EXERCISE INSTRUCTIONS
Exact copies of all the records are to be printed.

EXTRACTED MATERIAL: Begin

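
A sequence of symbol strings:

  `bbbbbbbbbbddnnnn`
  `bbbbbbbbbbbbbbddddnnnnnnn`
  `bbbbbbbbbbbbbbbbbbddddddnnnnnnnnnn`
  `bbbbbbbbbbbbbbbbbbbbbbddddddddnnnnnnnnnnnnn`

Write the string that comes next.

bbbbbbbbbbbbbbbbbbbbbbbbbbddddddddddnnnnnnnnnnnnnnnn

Each string has the form b^{4n+2} d^{2n-2} n^{3n-2}, where the shown terms are n = 2, 3, 4, 5.
At n = 6 the blocks have lengths 26, 10, 16.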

EXTRACTED MATERIAL: End

ANSWER TO THIS EXERCISE
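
A sequence of symbol strings:

  `bbbbbbbbbbddnnnn`
  `bbbbbbbbbbbbbbddddnnnnnnn`
  `bbbbbbbbbbbbbbbbbbddddddnnnnnnnnnn`
  `bbbbbbbbbbbbbbbbbbbbbbddddddddnnnnnnnnnnnnn`

Write the string that comes next.

bbbbbbbbbbbbbbbbbbbbbbbbbbddddddddddnnnnnnnnnnnnnnnn

Each string has the form b^{4n+2} d^{2n-2} n^{3n-2}, where the shown terms are n = 2, 3, 4, 5.
At n = 6 the blocks have lengths 26, 10, 16.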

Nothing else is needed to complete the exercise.